PROBLEM DETAILS>
Going through the entries below, copy out each line that contains "payroll".

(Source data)
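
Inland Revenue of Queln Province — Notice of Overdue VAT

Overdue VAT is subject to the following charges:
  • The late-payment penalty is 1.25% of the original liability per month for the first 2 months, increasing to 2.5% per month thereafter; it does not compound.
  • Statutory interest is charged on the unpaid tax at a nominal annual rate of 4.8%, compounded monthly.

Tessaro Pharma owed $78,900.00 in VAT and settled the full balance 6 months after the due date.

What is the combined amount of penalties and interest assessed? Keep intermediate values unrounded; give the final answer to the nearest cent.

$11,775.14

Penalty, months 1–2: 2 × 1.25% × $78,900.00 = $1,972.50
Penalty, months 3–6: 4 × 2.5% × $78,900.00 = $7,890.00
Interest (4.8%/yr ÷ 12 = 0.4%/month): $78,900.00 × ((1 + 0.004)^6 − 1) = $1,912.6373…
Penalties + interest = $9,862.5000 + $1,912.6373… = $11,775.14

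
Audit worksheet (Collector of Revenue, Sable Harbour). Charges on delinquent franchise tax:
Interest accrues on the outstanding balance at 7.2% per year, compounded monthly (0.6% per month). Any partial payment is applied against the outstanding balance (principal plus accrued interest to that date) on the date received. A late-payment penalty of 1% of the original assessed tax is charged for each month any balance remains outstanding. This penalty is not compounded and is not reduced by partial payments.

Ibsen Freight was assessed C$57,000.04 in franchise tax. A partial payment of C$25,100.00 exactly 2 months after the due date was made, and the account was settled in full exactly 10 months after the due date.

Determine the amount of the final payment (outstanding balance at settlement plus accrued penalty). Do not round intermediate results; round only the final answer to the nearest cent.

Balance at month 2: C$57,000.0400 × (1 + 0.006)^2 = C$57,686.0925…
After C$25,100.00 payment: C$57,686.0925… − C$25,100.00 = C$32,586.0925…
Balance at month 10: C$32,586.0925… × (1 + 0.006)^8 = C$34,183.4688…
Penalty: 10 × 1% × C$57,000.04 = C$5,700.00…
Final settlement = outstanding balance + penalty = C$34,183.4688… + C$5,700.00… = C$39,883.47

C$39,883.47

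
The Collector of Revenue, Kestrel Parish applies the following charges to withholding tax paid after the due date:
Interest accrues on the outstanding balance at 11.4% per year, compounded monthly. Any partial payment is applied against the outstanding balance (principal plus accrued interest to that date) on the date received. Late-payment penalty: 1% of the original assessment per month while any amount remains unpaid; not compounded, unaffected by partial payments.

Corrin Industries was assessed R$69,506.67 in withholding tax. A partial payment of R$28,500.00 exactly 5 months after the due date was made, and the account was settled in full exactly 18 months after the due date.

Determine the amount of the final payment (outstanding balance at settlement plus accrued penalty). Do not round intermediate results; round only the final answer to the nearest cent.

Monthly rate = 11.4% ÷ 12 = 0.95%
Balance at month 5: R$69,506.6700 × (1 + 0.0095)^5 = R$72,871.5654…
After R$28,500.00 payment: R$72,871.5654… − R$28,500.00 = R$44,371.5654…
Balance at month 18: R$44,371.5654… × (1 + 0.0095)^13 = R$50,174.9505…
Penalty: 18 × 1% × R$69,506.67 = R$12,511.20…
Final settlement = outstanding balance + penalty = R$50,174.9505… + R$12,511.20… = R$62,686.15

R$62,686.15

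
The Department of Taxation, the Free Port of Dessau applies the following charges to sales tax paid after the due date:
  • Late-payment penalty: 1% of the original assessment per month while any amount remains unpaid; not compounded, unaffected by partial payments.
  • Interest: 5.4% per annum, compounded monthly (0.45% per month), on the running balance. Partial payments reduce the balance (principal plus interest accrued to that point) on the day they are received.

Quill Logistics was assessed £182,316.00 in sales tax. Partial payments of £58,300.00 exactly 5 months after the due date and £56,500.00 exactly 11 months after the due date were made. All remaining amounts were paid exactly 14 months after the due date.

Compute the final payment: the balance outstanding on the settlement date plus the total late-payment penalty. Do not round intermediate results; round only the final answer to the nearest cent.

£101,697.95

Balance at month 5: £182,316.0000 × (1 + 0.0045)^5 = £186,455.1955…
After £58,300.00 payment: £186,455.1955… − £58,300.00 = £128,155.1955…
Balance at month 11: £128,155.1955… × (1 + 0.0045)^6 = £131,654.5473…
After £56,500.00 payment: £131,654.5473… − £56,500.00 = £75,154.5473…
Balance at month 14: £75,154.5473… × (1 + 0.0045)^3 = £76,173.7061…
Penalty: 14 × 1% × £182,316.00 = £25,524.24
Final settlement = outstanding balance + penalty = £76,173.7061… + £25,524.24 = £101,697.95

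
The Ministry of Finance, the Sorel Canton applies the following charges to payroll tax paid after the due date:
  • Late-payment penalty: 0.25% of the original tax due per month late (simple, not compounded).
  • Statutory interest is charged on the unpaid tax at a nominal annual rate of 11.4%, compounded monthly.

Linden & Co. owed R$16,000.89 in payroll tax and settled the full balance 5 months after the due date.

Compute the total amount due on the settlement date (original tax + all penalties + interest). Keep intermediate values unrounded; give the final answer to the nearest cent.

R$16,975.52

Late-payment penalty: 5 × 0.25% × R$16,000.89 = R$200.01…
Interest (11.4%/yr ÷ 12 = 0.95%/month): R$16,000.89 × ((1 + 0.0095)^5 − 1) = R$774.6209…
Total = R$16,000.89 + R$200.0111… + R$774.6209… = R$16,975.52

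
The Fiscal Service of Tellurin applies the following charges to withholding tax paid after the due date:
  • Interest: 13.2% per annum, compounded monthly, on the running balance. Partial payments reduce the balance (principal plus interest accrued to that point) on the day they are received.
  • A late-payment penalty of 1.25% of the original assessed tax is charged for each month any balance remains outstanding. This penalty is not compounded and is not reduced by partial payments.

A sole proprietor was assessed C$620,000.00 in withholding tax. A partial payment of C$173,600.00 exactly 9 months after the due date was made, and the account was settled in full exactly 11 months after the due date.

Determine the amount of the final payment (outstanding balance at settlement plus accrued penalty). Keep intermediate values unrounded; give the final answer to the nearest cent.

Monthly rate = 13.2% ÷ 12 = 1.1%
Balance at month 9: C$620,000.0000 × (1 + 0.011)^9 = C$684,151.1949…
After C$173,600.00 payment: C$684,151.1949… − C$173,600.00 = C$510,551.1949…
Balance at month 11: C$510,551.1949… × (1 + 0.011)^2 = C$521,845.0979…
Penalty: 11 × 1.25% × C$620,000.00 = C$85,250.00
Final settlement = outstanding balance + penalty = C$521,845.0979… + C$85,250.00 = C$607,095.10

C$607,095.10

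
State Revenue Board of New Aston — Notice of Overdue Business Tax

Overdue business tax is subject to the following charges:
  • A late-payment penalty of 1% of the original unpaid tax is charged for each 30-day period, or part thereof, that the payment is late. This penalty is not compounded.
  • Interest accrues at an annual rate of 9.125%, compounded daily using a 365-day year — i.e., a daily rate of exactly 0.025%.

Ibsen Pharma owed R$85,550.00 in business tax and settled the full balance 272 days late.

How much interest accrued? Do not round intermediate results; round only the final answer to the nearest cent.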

RESULT OF THIS EXERCISE>
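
The Ministry of Finance, the Sorel Canton applies the following charges to payroll tax paid after the due date:
Linden & Co. owed R$16,000.89 in payroll tax and settled the full balance 5 months after the due date.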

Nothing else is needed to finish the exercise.